[Start of Attachment]

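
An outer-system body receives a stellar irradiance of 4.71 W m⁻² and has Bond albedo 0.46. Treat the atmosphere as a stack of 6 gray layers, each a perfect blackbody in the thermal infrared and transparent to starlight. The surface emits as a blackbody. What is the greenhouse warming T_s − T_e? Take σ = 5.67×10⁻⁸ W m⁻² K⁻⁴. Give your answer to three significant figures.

36.3 kelvin

The effective emission temperature is T_e = [S(1−α)/(4σ)]^¼ = 57.87 K.
T_s = (N+1)^(1/4)·T_e = 94.13 K.
Warming: T_s − T_e = 36.26 K.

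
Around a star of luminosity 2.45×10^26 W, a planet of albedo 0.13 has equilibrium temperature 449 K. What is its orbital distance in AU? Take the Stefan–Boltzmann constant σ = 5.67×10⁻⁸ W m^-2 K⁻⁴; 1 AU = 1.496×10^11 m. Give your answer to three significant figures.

Required flux: S = 4σT⁴/(1−α) = 10600 W m^-2.
Then d = [L/(4πS)]^(1/2) = 4.290×10^10 m, i.e. 0.2867 AU.

0.287 AU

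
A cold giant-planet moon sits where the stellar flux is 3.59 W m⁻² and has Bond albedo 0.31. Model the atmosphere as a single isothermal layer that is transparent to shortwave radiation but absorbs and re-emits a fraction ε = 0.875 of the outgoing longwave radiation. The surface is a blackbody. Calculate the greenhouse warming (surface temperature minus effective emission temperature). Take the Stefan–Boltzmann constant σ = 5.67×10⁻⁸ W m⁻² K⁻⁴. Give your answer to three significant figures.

8.89 K

At the top of the atmosphere, σT_e⁴ = S(1−α)/4 = 0.6193 W m⁻², giving T_e = 57.49 K.
The surface balance (absorbed SW + ε·downward IR = σT_s⁴) with T_a⁴ = T_s⁴/2 reduces to T_s = T_e·[2/(2−ε)]^¼ = 66.38 K.
T_s − T_e = 66.38 − 57.49 = 8.893 K.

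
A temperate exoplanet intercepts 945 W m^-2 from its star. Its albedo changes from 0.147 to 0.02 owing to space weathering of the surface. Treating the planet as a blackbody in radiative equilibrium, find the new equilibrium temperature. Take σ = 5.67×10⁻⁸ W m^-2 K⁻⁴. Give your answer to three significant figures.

253 K

T₂ = [S(1−α₂)/(4σ)]^(1/4) = [945.0·0.98/(4σ)]^(1/4) = 252.8 K.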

[End of Attachment]

Write out again, exactly, the lines from the one holding "Around a star" through the end of the listing, with both ends included.

- OUTPUT OF THE TASK
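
Around a star of luminosity 2.45×10^26 W, a planet of albedo 0.13 has equilibrium temperature 449 K. What is its orbital distance in AU? Take the Stefan–Boltzmann constant σ = 5.67×10⁻⁸ W m^-2 K⁻⁴; 1 AU = 1.496×10^11 m. Give your answer to three significant figures.

Required flux: S = 4σT⁴/(1−α) = 10600 W m^-2.
Then d = [L/(4πS)]^(1/2) = 4.290×10^10 m, i.e. 0.2867 AU.

0.287 AU

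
A cold giant-planet moon sits where the stellar flux is 3.59 W m⁻² and has Bond albedo 0.31. Model the atmosphere as a single isothermal layer that is transparent to shortwave radiation but absorbs and re-emits a fraction ε = 0.875 of the outgoing longwave radiation. The surface is a blackbody. Calculate the greenhouse warming (surface temperature minus effective emission temperature). Take the Stefan–Boltzmann constant σ = 5.67×10⁻⁸ W m⁻² K⁻⁴. Give your answer to three significant figures.

8.89 K

At the top of the atmosphere, σT_e⁴ = S(1−α)/4 = 0.6193 W m⁻², giving T_e = 57.49 K.
The surface balance (absorbed SW + ε·downward IR = σT_s⁴) with T_a⁴ = T_s⁴/2 reduces to T_s = T_e·[2/(2−ε)]^¼ = 66.38 K.
T_s − T_e = 66.38 − 57.49 = 8.893 K.

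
A temperate exoplanet intercepts 945 W m^-2 from its star. Its albedo changes from 0.147 to 0.02 owing to space weathering of the surface. Treating the planet as a blackbody in radiative equilibrium, find the new equilibrium temperature. Take σ = 5.67×10⁻⁸ W m^-2 K⁻⁴. Give your answer to three significant figures.

253 K

T₂ = [S(1−α₂)/(4σ)]^(1/4) = [945.0·0.98/(4σ)]^(1/4) = 252.8 K.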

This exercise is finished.